### Saved data entries
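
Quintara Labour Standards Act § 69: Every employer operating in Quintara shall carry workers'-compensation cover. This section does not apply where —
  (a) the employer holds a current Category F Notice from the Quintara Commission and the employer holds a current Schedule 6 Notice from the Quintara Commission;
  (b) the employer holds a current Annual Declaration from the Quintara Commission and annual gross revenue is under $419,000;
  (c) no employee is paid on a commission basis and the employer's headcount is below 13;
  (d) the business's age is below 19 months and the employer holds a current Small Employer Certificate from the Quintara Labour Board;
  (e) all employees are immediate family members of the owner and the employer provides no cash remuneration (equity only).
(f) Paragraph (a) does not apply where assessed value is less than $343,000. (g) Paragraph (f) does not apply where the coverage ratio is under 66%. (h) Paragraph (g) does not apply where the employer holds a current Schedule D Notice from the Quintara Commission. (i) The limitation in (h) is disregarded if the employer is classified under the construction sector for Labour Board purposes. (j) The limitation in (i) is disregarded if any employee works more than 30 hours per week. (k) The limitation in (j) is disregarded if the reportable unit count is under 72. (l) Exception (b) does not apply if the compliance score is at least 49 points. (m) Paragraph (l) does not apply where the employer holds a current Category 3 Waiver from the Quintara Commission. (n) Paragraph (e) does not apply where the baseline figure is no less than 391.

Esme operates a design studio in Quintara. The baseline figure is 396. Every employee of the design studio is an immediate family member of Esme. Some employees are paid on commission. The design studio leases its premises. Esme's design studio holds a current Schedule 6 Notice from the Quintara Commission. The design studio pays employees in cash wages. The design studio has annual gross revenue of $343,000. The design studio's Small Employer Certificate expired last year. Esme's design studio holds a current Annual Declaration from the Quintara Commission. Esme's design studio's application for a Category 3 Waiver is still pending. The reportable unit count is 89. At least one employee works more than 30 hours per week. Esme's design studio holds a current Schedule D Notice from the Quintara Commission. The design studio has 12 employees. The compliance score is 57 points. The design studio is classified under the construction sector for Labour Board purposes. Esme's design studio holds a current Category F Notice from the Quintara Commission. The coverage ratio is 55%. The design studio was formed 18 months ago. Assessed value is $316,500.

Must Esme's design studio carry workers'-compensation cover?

Yes — Esme's design studio must carry workers'-compensation cover.

Exception (a): a current Category F Notice is held; a current Schedule 6 Notice is held — every condition holds. But: (f) operates against (a): assessed value is $316,500, less than the $343,000 limit. (g) would limit (f) — the coverage ratio is 55%, under the 66% limit — but (h) sets (g) aside: (h) operates against (g): a current Schedule D Notice is held. (i) is engaged (the design studio is classified under the construction sector), but is set aside by (j): (j) operates — at least one employee exceeds 30 hours/week. (k), which would lift (j), is not engaged — the reportable unit count is 89, not under 72. Exception (a) does not apply.
All of (b)'s requirements are met (a current Annual Declaration is held; annual gross revenue is $343,000, under the $419,000 limit). Turning to paragraphs (l)–(m): (l) operates against (b): the compliance score is 57 points, meeting the 49 points threshold. (m) is inapplicable (there is no Category 3 Waiver in force), so (l) stands. (b) is therefore removed.
Exception (c) requires that no employee is paid on a commission basis; but some employees are paid on commission, so (c) is unavailable.
Exception (d) requires that the employer holds a current Small Employer Certificate from the Quintara Labour Board; but the Small Employer Certificate has expired, so (d) is unavailable.
Exception (e) requires that the employer provides no cash remuneration (equity only); but employees are paid cash wages, so (e) is unavailable.
No exception displaces § 69.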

### YOUR INSTRUCTIONS
Exactly as written, please reproduce the lines from the first line of the data to the line containing "(c) no employee", inclusive, and nothing else.

### EXERCISE RESULT
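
Quintara Labour Standards Act § 69: Every employer operating in Quintara shall carry workers'-compensation cover. This section does not apply where —
  (a) the employer holds a current Category F Notice from the Quintara Commission and the employer holds a current Schedule 6 Notice from the Quintara Commission;
  (b) the employer holds a current Annual Declaration from the Quintara Commission and annual gross revenue is under $419,000;
  (c) no employee is paid on a commission basis and the employer's headcount is below 13;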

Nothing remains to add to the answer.